● INSTRUCTIONS TO FOLLOW
Each entry is to be restated word for word, with nothing omitted.

(DATA SHOWN begins)

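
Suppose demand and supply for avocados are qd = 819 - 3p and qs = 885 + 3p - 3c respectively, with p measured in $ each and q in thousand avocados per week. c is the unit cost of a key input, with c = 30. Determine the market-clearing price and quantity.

With c = 30, supply is qs = 795 + 3p.
The market clears where 819 - 3p = 795 + 3p. Rearranging, 6p = 24, hence p* = 4.
Then q* = 819 - 3(4) = 807.

p* = 4, q* = 807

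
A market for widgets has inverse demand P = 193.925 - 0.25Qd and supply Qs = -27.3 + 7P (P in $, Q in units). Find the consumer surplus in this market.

Rewriting in direct form: Qd = 775.7 - 4P.
At equilibrium Qd = Qs, so 775.7 - 4P = -27.3 + 7P; collecting terms, 803 = 11P and P* = 73.
Substitute back: Q* = 775.7 - 4(73) = 483.7.
Demand choke price (Qd = 0): P = 775.7/4 = 193.925. Consumer surplus = ½ × (193.925 - 73) × 483.7 = 29245.71125.

Consumer surplus = 29245.71125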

(DATA SHOWN ends)

● EXERCISE OUTPUT
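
Suppose demand and supply for avocados are qd = 819 - 3p and qs = 885 + 3p - 3c respectively, with p measured in $ each and q in thousand avocados per week. c is the unit cost of a key input, with c = 30. Determine the market-clearing price and quantity.

With c = 30, supply is qs = 795 + 3p.
The market clears where 819 - 3p = 795 + 3p. Rearranging, 6p = 24, hence p* = 4.
Then q* = 819 - 3(4) = 807.

p* = 4, q* = 807

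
A market for widgets has inverse demand P = 193.925 - 0.25Qd and supply Qs = -27.3 + 7P (P in $, Q in units). Find the consumer surplus in this market.

Rewriting in direct form: Qd = 775.7 - 4P.
At equilibrium Qd = Qs, so 775.7 - 4P = -27.3 + 7P; collecting terms, 803 = 11P and P* = 73.
Substitute back: Q* = 775.7 - 4(73) = 483.7.
Demand choke price (Qd = 0): P = 775.7/4 = 193.925. Consumer surplus = ½ × (193.925 - 73) × 483.7 = 29245.71125.

Consumer surplus = 29245.71125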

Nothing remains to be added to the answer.